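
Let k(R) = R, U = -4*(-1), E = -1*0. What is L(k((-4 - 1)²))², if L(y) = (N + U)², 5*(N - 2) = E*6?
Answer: 1296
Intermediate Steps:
E = 0
U = 4
N = 2 (N = 2 + (0*6)/5 = 2 + (⅕)*0 = 2 + 0 = 2)
L(y) = 36 (L(y) = (2 + 4)² = 6² = 36)
L(k((-4 - 1)²))² = 36² = 1296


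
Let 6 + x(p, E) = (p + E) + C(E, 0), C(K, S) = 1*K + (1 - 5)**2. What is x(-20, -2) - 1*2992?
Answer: -3006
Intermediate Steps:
C(K, S) = 16 + K (C(K, S) = K + (-4)**2 = K + 16 = 16 + K)
x(p, E) = 10 + p + 2*E (x(p, E) = -6 + ((p + E) + (16 + E)) = -6 + ((E + p) + (16 + E)) = -6 + (16 + p + 2*E) = 10 + p + 2*E)
x(-20, -2) - 1*2992 = (10 - 20 + 2*(-2)) - 1*2992 = (10 - 20 - 4) - 2992 = -14 - 2992 = -3006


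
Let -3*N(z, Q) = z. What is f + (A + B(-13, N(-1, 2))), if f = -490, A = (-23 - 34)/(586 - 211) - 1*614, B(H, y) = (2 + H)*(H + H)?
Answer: -102269/125 ≈ -818.15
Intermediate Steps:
N(z, Q) = -z/3
B(H, y) = 2*H*(2 + H) (B(H, y) = (2 + H)*(2*H) = 2*H*(2 + H))
A = -76769/125 (A = -57/375 - 614 = -57*1/375 - 614 = -19/125 - 614 = -76769/125 ≈ -614.15)
f + (A + B(-13, N(-1, 2))) = -490 + (-76769/125 + 2*(-13)*(2 - 13)) = -490 + (-76769/125 + 2*(-13)*(-11)) = -490 + (-76769/125 + 286) = -490 - 41019/125 = -102269/125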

————————

Problem -
State the count of lines in the material above that include "What", with no other words.

Task solution -
3